• EXTRACTED INFORMATION

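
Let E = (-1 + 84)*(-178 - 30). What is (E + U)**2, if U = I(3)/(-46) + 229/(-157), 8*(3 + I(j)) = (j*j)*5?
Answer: 995070954886899489/3338066176 ≈ 2.9810e+8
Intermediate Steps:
I(j) = -3 + 5*j**2/8 (I(j) = -3 + ((j*j)*5)/8 = -3 + (j**2*5)/8 = -3 + (5*j**2)/8 = -3 + 5*j**2/8)
E = -17264 (E = 83*(-208) = -17264)
U = -87569/57776 (U = (-3 + (5/8)*3**2)/(-46) + 229/(-157) = (-3 + (5/8)*9)*(-1/46) + 229*(-1/157) = (-3 + 45/8)*(-1/46) - 229/157 = (21/8)*(-1/46) - 229/157 = -21/368 - 229/157 = -87569/57776 ≈ -1.5157)
(E + U)**2 = (-17264 - 87569/57776)**2 = (-997532433/57776)**2 = 995070954886899489/3338066176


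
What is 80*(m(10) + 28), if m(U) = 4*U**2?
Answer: 34240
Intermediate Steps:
80*(m(10) + 28) = 80*(4*10**2 + 28) = 80*(4*100 + 28) = 80*(400 + 28) = 80*428 = 34240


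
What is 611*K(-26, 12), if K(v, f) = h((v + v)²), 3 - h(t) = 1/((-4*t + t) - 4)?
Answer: 14877239/8116 ≈ 1833.1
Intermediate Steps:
h(t) = 3 - 1/(-4 - 3*t) (h(t) = 3 - 1/((-4*t + t) - 4) = 3 - 1/(-3*t - 4) = 3 - 1/(-4 - 3*t))
K(v, f) = (13 + 36*v²)/(4 + 12*v²) (K(v, f) = (13 + 9*(v + v)²)/(4 + 3*(v + v)²) = (13 + 9*(2*v)²)/(4 + 3*(2*v)²) = (13 + 9*(4*v²))/(4 + 3*(4*v²)) = (13 + 36*v²)/(4 + 12*v²))
611*K(-26, 12) = 611*((13 + 36*(-26)²)/(4*(1 + 3*(-26)²))) = 611*((13 + 36*676)/(4*(1 + 3*676))) = 611*((13 + 24336)/(4*(1 + 2028))) = 611*((¼)*24349/2029) = 611*((¼)*(1/2029)*24349) = 611*(24349/8116) = 14877239/8116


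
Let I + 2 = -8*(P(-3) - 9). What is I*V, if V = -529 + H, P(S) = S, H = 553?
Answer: 2256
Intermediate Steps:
V = 24 (V = -529 + 553 = 24)
I = 94 (I = -2 - 8*(-3 - 9) = -2 - 8*(-12) = -2 + 96 = 94)
I*V = 94*24 = 2256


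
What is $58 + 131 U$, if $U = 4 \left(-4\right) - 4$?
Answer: $-2562$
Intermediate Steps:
$U = -20$ ($U = -16 - 4 = -20$)
$58 + 131 U = 58 + 131 \left(-20\right) = 58 - 2620 = -2562$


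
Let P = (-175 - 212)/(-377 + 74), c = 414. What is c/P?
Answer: 13938/43 ≈ 324.14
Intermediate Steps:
P = 129/101 (P = -387/(-303) = -387*(-1/303) = 129/101 ≈ 1.2772)
c/P = 414/(129/101) = 414*(101/129) = 13938/43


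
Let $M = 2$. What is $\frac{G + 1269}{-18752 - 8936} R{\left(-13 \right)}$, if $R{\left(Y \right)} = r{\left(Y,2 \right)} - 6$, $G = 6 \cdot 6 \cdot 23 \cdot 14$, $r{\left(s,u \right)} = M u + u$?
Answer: $0$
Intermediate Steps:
$r{\left(s,u \right)} = 3 u$ ($r{\left(s,u \right)} = 2 u + u = 3 u$)
$G = 11592$ ($G = 36 \cdot 23 \cdot 14 = 828 \cdot 14 = 11592$)
$R{\left(Y \right)} = 0$ ($R{\left(Y \right)} = 3 \cdot 2 - 6 = 6 - 6 = 0$)
$\frac{G + 1269}{-18752 - 8936} R{\left(-13 \right)} = \frac{11592 + 1269}{-18752 - 8936} \cdot 0 = \frac{12861}{-27688} \cdot 0 = 12861 \left(- \frac{1}{27688}\right) 0 = \left(- \frac{12861}{27688}\right) 0 = 0$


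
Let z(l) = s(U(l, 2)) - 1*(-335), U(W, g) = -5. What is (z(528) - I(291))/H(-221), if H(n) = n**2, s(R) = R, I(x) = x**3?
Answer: -24641841/48841 ≈ -504.53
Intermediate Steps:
z(l) = 330 (z(l) = -5 - 1*(-335) = -5 + 335 = 330)
(z(528) - I(291))/H(-221) = (330 - 1*291**3)/((-221)**2) = (330 - 1*24642171)/48841 = (330 - 24642171)*(1/48841) = -24641841*1/48841 = -24641841/48841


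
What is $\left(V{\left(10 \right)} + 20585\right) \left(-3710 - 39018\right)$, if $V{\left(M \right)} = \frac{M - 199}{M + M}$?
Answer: $- \frac{4395760502}{5} \approx -8.7915 \cdot 10^{8}$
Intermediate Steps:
$V{\left(M \right)} = \frac{-199 + M}{2 M}$
$\left(V{\left(10 \right)} + 20585\right) \left(-3710 - 39018\right) = \left(\frac{-199 + 10}{2 \cdot 10} + 20585\right) \left(-3710 - 39018\right) = \left(\frac{1}{2} \cdot \frac{1}{10} \left(-189\right) + 20585\right) \left(-42728\right) = \left(- \frac{189}{20} + 20585\right) \left(-42728\right) = \frac{411511}{20} \left(-42728\right) = - \frac{4395760502}{5}$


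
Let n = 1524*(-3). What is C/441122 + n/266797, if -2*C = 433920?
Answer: -29950543452/58845013117 ≈ -0.50897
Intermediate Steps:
C = -216960 (C = -½*433920 = -216960)
n = -4572
C/441122 + n/266797 = -216960/441122 - 4572/266797 = -216960*1/441122 - 4572*1/266797 = -108480/220561 - 4572/266797 = -29950543452/58845013117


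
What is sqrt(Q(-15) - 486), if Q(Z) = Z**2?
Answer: 3*I*sqrt(29) ≈ 16.155*I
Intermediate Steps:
sqrt(Q(-15) - 486) = sqrt((-15)**2 - 486) = sqrt(225 - 486) = sqrt(-261) = 3*I*sqrt(29)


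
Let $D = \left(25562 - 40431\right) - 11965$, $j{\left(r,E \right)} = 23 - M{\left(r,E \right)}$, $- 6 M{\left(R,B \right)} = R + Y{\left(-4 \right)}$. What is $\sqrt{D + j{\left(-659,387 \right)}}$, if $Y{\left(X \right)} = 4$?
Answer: $\frac{i \sqrt{969126}}{6} \approx 164.07 i$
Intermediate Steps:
$M{\left(R,B \right)} = - \frac{2}{3} - \frac{R}{6}$ ($M{\left(R,B \right)} = - \frac{R + 4}{6} = - \frac{4 + R}{6} = - \frac{2}{3} - \frac{R}{6}$)
$j{\left(r,E \right)} = \frac{71}{3} + \frac{r}{6}$ ($j{\left(r,E \right)} = 23 - \left(- \frac{2}{3} - \frac{r}{6}\right) = 23 + \left(\frac{2}{3} + \frac{r}{6}\right) = \frac{71}{3} + \frac{r}{6}$)
$D = -26834$ ($D = -14869 - 11965 = -26834$)
$\sqrt{D + j{\left(-659,387 \right)}} = \sqrt{-26834 + \left(\frac{71}{3} + \frac{1}{6} \left(-659\right)\right)} = \sqrt{-26834 + \left(\frac{71}{3} - \frac{659}{6}\right)} = \sqrt{-26834 - \frac{517}{6}} = \sqrt{- \frac{161521}{6}} = \frac{i \sqrt{969126}}{6}$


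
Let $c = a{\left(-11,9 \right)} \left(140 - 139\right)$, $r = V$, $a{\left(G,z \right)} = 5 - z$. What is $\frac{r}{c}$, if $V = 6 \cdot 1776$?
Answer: $-2664$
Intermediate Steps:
$V = 10656$
$r = 10656$
$c = -4$ ($c = \left(5 - 9\right) \left(140 - 139\right) = \left(5 - 9\right) 1 = \left(-4\right) 1 = -4$)
$\frac{r}{c} = \frac{10656}{-4} = 10656 \left(- \frac{1}{4}\right) = -2664$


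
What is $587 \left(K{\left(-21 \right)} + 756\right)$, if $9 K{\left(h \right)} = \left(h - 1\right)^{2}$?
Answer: $\frac{4278056}{9} \approx 4.7534 \cdot 10^{5}$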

• TASK DIRECTIONS
The required answer is the run of lines above, starting at the line with "Let I + 2 = -8*(P(-3)" and ending at the line with "Let P = (-175", reproduced exactly with both ends.

• RESPONSE TO THE EXERCISE
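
Let I + 2 = -8*(P(-3) - 9). What is I*V, if V = -529 + H, P(S) = S, H = 553?
Answer: 2256
Intermediate Steps:
V = 24 (V = -529 + 553 = 24)
I = 94 (I = -2 - 8*(-3 - 9) = -2 - 8*(-12) = -2 + 96 = 94)
I*V = 94*24 = 2256


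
What is $58 + 131 U$, if $U = 4 \left(-4\right) - 4$?
Answer: $-2562$
Intermediate Steps:
$U = -20$ ($U = -16 - 4 = -20$)
$58 + 131 U = 58 + 131 \left(-20\right) = 58 - 2620 = -2562$


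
Let P = (-175 - 212)/(-377 + 74), c = 414. What is c/P?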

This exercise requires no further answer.